Within the listing below, the lines to output run from the one containing "Find the greatest" through the one containing "Count the positions i with 0 ≤ i ≤ 8"; copy them exactly and nothing else.

### Data supplied
____

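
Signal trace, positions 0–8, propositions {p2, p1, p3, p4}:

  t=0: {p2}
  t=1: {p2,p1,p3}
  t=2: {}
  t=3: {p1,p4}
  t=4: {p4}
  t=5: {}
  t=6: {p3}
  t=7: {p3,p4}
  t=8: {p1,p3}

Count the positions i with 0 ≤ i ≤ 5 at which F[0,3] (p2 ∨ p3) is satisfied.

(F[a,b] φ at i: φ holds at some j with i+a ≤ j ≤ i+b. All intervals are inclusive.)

5

Evaluate at each i in [0,5]:
  i=0: ✓ (witness j=0)
  i=1: ✓ (witness j=1)
  i=2: ✗ (none in [2,5])
  i=3: ✓ (witness j=6)
  i=4: ✓ (witness j=6)
  i=5: ✓ (witness j=6)
Positions where it holds: {0, 1, 3, 4, 5} → 5.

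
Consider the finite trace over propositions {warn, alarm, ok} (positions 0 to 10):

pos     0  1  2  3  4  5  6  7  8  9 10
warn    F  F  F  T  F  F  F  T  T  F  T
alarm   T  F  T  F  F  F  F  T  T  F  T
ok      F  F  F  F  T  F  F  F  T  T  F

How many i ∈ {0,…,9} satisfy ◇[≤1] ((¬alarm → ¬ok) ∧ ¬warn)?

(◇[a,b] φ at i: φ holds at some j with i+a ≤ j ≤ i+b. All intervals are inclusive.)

6

Evaluate at each i in [0,9]:
  i=0: ✓ (witness j=0)
  i=1: ✓ (witness j=1)
  i=2: ✓ (witness j=2)
  i=3: ✗ (none in [3,4])
  i=4: ✓ (witness j=5)
  i=5: ✓ (witness j=5)
  i=6: ✓ (witness j=6)
  i=7: ✗ (none in [7,8])
  i=8: ✗ (none in [8,9])
  i=9: ✗ (none in [9,10])
Positions where it holds: {0, 1, 2, 4, 5, 6} → 6.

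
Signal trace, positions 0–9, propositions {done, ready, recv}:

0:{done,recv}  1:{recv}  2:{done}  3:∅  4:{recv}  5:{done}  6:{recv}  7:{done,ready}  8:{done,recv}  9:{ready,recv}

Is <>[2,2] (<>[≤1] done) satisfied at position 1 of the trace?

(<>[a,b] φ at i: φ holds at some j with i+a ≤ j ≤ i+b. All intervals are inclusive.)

Does not hold

Check <>[≤1] done at each j in [3,3]:
  j=3: fails (none in [3,4])
No position in the window satisfies it → formula fails.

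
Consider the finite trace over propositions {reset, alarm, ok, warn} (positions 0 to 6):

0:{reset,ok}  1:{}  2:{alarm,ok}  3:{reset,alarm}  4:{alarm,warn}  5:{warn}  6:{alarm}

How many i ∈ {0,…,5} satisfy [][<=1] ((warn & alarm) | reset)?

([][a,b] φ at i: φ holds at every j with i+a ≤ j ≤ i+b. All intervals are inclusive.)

1

Evaluate at each i in [0,5]:
  i=0: ✗ (fails at j=1)
  i=1: ✗ (fails at j=1)
  i=2: ✗ (fails at j=2)
  i=3: ✓ (all of [3,4])
  i=4: ✗ (fails at j=5)
  i=5: ✗ (fails at j=5)
Positions where it holds: {3} → 1.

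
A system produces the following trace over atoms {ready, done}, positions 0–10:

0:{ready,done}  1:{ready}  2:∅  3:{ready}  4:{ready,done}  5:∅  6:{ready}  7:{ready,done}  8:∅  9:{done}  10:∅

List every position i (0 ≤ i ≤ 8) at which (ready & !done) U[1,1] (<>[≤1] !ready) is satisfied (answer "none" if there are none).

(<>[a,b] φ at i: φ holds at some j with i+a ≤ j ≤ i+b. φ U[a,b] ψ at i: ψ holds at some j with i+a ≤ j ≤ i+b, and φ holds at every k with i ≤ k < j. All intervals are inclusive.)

1, 3, 6

Evaluate at each i in [0,8]:
  i=0: ✗ (lhs fails at k=0 before rhs at j=1)
  i=1: ✓ (rhs at j=2; lhs holds on [1,1])
  i=2: ✗ (no rhs in [3,3])
  i=3: ✓ (rhs at j=4; lhs holds on [3,3])
  i=4: ✗ (lhs fails at k=4 before rhs at j=5)
  i=5: ✗ (no rhs in [6,6])
  i=6: ✓ (rhs at j=7; lhs holds on [6,6])
  i=7: ✗ (lhs fails at k=7 before rhs at j=8)
  i=8: ✗ (lhs fails at k=8 before rhs at j=9)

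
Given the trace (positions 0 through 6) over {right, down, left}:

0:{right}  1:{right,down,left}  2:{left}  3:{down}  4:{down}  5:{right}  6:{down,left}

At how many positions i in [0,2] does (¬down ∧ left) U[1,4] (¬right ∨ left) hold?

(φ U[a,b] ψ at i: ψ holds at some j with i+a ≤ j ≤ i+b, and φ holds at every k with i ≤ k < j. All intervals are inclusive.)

1

Evaluate at each i in [0,2]:
  i=0: ✗ (lhs fails at k=0 before rhs at j=1)
  i=1: ✗ (lhs fails at k=1 before rhs at j=2)
  i=2: ✓ (rhs at j=3; lhs holds on [2,2])
Positions where it holds: {2} → 1.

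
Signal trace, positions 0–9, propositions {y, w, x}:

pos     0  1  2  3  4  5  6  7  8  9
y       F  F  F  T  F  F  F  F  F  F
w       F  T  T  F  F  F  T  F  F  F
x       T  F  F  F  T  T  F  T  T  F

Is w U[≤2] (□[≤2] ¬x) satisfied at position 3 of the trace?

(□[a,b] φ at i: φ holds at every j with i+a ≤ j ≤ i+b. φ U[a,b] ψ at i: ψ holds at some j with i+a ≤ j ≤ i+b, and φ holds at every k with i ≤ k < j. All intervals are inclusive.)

Need some j in [3,5] with □[≤2] ¬x, and w at every k in [3,j-1].
  j=3: □[≤2] ¬x — fails at 4.
  j=4: □[≤2] ¬x — fails at 4.
  j=5: □[≤2] ¬x — fails at 5.
No j in the window works → until fails.

No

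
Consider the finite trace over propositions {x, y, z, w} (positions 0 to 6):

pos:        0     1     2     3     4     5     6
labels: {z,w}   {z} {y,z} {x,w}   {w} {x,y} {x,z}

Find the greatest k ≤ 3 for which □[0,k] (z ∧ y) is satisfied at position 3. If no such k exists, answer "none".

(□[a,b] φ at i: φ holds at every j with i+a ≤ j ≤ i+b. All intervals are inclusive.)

none

(z ∧ y) must hold from j=3 onward; find where it first fails.
  j=3: fails → no k works.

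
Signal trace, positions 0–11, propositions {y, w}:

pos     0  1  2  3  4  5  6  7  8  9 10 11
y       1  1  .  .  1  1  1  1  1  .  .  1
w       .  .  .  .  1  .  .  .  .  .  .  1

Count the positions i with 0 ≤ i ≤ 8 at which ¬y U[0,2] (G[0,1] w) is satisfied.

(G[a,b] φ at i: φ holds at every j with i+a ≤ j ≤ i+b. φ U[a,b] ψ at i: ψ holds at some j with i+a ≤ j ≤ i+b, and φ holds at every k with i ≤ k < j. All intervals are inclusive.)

0

Evaluate at each i in [0,8]:
  i=0: ✗ (no rhs in [0,2])
  i=1: ✗ (no rhs in [1,3])
  i=2: ✗ (no rhs in [2,4])
  i=3: ✗ (no rhs in [3,5])
  i=4: ✗ (no rhs in [4,6])
  i=5: ✗ (no rhs in [5,7])
  i=6: ✗ (no rhs in [6,8])
  i=7: ✗ (no rhs in [7,9])
  i=8: ✗ (no rhs in [8,10])
Positions where it holds: {} → 0.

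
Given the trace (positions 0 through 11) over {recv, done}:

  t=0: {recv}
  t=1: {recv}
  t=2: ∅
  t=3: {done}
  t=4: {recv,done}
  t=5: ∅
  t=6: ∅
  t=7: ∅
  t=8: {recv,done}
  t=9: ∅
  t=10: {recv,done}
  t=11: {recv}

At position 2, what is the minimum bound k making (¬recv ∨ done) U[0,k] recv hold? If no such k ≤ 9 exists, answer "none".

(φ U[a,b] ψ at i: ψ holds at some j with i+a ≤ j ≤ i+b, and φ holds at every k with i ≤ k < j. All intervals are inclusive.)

Need earliest j ≥ 2 with recv, and (¬recv ∨ done) at every k in [2,j-1].
  j=2: rhs fails.
  j=3: rhs fails.
  j=4: rhs holds; lhs holds on [2,3]. k = 2.

2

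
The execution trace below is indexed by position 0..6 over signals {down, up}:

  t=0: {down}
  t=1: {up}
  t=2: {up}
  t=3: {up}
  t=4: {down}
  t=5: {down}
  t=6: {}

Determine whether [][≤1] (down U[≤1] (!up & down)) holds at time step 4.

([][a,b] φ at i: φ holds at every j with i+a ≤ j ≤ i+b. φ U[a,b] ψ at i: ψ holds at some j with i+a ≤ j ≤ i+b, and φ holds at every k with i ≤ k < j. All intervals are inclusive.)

Holds

Check (down U[≤1] (!up & down)) at every j in [4,5]:
  j=4: holds
  j=5: holds
All positions satisfy it → formula holds.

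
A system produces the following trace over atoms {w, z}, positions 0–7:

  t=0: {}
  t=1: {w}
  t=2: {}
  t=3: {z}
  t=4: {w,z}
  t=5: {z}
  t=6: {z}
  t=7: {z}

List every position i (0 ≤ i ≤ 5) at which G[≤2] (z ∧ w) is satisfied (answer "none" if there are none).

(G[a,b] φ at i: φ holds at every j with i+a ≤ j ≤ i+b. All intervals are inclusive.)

none

Evaluate at each i in [0,5]:
  i=0: ✗ (fails at j=0)
  i=1: ✗ (fails at j=1)
  i=2: ✗ (fails at j=2)
  i=3: ✗ (fails at j=3)
  i=4: ✗ (fails at j=5)
  i=5: ✗ (fails at j=5)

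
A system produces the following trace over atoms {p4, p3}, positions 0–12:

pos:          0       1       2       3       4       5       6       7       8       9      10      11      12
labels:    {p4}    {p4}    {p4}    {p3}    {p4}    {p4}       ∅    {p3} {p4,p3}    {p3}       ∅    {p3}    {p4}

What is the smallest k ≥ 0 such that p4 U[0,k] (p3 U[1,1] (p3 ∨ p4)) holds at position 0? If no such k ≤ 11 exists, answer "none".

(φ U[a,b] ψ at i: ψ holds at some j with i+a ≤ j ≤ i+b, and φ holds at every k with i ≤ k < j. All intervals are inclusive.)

3

Need earliest j ≥ 0 with (p3 U[1,1] (p3 ∨ p4)), and p4 at every k in [0,j-1].
  j=0: rhs fails.
  j=1: rhs fails.
  j=2: rhs fails.
  j=3: rhs holds; lhs holds on [0,2]. k = 3.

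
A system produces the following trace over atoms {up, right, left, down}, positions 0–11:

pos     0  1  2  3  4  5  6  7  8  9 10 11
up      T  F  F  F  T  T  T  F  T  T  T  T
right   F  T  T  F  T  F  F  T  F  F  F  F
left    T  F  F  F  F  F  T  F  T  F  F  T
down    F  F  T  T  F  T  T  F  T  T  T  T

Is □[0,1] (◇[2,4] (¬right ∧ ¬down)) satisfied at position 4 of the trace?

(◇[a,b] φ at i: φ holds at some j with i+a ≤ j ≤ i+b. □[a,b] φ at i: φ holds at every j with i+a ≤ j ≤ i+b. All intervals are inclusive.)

No

Check ◇[2,4] (¬right ∧ ¬down) at every j in [4,5]:
  j=4: fails (none in [6,8])
  j=5: fails (none in [7,9])
Fails at j=4 → formula fails.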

____

### Solved problem
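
Find the greatest k ≤ 3 for which □[0,k] (z ∧ y) is satisfied at position 3. If no such k exists, answer "none".

(□[a,b] φ at i: φ holds at every j with i+a ≤ j ≤ i+b. All intervals are inclusive.)

none

(z ∧ y) must hold from j=3 onward; find where it first fails.
  j=3: fails → no k works.

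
Signal trace, positions 0–11, propositions {y, w}:

pos     0  1  2  3  4  5  6  7  8  9 10 11
y       1  1  .  .  1  1  1  1  1  .  .  1
w       .  .  .  .  1  .  .  .  .  .  .  1

Count the positions i with 0 ≤ i ≤ 8 at which ¬y U[0,2] (G[0,1] w) is satisfied.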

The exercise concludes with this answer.